Segment Open

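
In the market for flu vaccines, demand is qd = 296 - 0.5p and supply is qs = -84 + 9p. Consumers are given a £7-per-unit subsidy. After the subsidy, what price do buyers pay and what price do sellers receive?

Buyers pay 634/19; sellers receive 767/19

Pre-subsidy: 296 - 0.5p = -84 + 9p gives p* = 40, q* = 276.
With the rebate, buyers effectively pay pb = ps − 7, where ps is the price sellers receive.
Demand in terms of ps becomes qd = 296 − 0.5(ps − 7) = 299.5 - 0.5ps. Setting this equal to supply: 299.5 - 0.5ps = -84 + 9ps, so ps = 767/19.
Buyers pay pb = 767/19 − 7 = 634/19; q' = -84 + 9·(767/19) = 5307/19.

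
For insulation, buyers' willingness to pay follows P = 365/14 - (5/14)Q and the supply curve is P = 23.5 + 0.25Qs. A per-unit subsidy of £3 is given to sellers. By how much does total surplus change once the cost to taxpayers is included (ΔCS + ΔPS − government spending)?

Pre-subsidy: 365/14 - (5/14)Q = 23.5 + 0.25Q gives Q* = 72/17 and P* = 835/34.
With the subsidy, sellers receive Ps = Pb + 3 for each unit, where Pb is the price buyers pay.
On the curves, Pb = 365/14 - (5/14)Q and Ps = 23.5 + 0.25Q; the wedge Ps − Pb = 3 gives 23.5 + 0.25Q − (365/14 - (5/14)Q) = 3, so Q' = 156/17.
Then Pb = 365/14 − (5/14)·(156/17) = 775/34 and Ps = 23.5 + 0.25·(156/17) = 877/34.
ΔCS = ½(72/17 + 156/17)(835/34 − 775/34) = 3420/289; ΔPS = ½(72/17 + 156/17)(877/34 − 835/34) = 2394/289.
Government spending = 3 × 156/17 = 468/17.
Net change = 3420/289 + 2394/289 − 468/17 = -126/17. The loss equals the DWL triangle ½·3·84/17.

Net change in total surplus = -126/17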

Segment Closed

Output these and nothing else: the lines from the one holding "For insulation, buyers'" through the final line of the entries above, exactly as they appear.

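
For insulation, buyers' willingness to pay follows P = 365/14 - (5/14)Q and the supply curve is P = 23.5 + 0.25Qs. A per-unit subsidy of £3 is given to sellers. By how much does total surplus change once the cost to taxpayers is included (ΔCS + ΔPS − government spending)?

Pre-subsidy: 365/14 - (5/14)Q = 23.5 + 0.25Q gives Q* = 72/17 and P* = 835/34.
With the subsidy, sellers receive Ps = Pb + 3 for each unit, where Pb is the price buyers pay.
On the curves, Pb = 365/14 - (5/14)Q and Ps = 23.5 + 0.25Q; the wedge Ps − Pb = 3 gives 23.5 + 0.25Q − (365/14 - (5/14)Q) = 3, so Q' = 156/17.
Then Pb = 365/14 − (5/14)·(156/17) = 775/34 and Ps = 23.5 + 0.25·(156/17) = 877/34.
ΔCS = ½(72/17 + 156/17)(835/34 − 775/34) = 3420/289; ΔPS = ½(72/17 + 156/17)(877/34 − 835/34) = 2394/289.
Government spending = 3 × 156/17 = 468/17.
Net change = 3420/289 + 2394/289 − 468/17 = -126/17. The loss equals the DWL triangle ½·3·84/17.

Net change in total surplus = -126/17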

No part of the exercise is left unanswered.